[Records from a collection]

========================

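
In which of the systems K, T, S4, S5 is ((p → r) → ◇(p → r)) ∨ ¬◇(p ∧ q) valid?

T, S4, S5

K-tableau for the negation ¬(((p → r) → ◇(p → r)) ∨ ¬◇(p ∧ q)):
1. ¬(((p → r) → ◇(p → r)) ∨ ¬◇(p ∧ q)), 0
2. ¬((p → r) → ◇(p → r)), 0
3. ◇(p ∧ q), 0
4. p → r, 0
5. ¬◇(p → r), 0
6. r, 0
7. p ∧ q, 1
8. p, 1
9. q, 1
10. ¬(p → r), 1
11. ¬r, 1
Accessibility: 0R1
Complete open branch: countermodel on a K-frame, so not valid in K.
T-tableau for the negation ¬(((p → r) → ◇(p → r)) ∨ ¬◇(p ∧ q)):
1. ¬(((p → r) → ◇(p → r)) ∨ ¬◇(p ∧ q)), 0
2. ¬((p → r) → ◇(p → r)), 0
3. ◇(p ∧ q), 0
4. p → r, 0
5. ¬◇(p → r), 0
6. ¬(p → r), 0
7. p, 0
8. ¬r, 0
9. r, 0
Accessibility: 0R0
Branch closes: r and ¬r both at 0.
Every branch closes (one shown): valid in T, hence also in S4, S5 (every theorem of T is a theorem of S4 and S5).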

========================

WORK TASK - What lines of the data include the word "tableau"? Copy each of them.

EXERCISE ANSWER -
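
K-tableau for the negation ¬(((p → r) → ◇(p → r)) ∨ ¬◇(p ∧ q)):
T-tableau for the negation ¬(((p → r) → ◇(p → r)) ∨ ¬◇(p ∧ q)):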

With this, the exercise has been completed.